Collected data:
------------------------
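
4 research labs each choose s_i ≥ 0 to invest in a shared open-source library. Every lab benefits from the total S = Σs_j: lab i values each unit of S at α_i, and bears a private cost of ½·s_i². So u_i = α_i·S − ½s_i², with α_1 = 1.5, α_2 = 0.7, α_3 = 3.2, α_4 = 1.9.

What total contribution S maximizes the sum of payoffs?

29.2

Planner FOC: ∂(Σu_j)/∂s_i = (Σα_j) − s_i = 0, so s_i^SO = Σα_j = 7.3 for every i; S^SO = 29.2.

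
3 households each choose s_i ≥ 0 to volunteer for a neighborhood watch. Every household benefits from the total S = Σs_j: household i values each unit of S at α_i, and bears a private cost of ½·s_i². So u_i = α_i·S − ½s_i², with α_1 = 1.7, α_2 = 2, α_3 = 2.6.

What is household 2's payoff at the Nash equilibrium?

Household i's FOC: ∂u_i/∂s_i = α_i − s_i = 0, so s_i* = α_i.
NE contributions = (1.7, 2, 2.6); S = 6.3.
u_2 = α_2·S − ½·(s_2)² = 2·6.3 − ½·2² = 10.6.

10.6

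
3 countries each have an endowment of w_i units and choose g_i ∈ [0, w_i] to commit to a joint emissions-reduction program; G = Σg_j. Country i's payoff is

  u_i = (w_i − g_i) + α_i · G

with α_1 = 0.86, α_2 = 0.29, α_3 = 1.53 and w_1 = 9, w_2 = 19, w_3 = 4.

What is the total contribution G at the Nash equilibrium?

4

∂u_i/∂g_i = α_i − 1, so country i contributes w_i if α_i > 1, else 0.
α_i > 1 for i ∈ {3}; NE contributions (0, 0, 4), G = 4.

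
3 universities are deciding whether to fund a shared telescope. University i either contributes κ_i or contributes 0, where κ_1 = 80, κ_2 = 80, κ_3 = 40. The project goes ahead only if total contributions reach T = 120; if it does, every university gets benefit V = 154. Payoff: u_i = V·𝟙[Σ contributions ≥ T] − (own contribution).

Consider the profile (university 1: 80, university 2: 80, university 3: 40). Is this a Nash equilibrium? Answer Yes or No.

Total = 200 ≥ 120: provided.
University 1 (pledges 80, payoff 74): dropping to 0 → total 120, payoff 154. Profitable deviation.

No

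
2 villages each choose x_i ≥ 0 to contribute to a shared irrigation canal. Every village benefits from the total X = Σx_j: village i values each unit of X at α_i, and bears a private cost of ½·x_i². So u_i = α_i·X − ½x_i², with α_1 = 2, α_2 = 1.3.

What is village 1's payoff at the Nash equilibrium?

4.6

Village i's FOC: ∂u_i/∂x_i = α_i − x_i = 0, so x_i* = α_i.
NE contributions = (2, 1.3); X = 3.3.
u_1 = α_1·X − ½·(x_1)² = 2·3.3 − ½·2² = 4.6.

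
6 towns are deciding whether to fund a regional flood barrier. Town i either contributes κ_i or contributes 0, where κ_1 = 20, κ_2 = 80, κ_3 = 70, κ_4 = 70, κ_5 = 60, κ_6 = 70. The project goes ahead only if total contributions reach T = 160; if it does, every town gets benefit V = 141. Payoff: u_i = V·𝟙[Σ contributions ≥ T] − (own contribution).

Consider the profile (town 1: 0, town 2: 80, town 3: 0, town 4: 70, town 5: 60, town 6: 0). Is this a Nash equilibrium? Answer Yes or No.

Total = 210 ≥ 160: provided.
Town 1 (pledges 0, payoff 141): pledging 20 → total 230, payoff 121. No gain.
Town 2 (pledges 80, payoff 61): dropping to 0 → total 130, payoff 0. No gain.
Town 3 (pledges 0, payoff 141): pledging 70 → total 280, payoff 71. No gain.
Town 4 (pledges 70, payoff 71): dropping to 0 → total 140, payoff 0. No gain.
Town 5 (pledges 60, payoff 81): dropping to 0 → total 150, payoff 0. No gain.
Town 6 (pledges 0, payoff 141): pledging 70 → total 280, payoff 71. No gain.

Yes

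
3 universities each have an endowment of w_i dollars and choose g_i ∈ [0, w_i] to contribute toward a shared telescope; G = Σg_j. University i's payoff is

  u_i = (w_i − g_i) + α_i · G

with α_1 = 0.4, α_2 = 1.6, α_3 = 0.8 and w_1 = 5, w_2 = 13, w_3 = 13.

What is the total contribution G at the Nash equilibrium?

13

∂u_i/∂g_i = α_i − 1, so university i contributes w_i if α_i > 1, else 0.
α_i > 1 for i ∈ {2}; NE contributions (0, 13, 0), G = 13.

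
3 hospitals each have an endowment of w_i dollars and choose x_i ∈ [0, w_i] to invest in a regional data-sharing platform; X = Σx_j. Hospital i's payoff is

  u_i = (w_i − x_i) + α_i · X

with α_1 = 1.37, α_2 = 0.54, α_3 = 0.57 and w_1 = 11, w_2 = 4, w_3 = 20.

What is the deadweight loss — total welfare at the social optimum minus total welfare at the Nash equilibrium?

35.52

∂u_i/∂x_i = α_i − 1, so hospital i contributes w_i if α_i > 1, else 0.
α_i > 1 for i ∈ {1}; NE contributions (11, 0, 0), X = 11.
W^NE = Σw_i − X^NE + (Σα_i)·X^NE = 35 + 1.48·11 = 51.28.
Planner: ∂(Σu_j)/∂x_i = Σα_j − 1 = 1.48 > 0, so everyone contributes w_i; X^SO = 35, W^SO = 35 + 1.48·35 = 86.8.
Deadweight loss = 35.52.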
------------------------
The required output is the exact run of lines from the one with "u_i = (w_i − x_i) + α_i · X" through the final line of the entries.

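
  u_i = (w_i − x_i) + α_i · X

with α_1 = 1.37, α_2 = 0.54, α_3 = 0.57 and w_1 = 11, w_2 = 4, w_3 = 20.

What is the deadweight loss — total welfare at the social optimum minus total welfare at the Nash equilibrium?

35.52

∂u_i/∂x_i = α_i − 1, so hospital i contributes w_i if α_i > 1, else 0.
α_i > 1 for i ∈ {1}; NE contributions (11, 0, 0), X = 11.
W^NE = Σw_i − X^NE + (Σα_i)·X^NE = 35 + 1.48·11 = 51.28.
Planner: ∂(Σu_j)/∂x_i = Σα_j − 1 = 1.48 > 0, so everyone contributes w_i; X^SO = 35, W^SO = 35 + 1.48·35 = 86.8.
Deadweight loss = 35.52.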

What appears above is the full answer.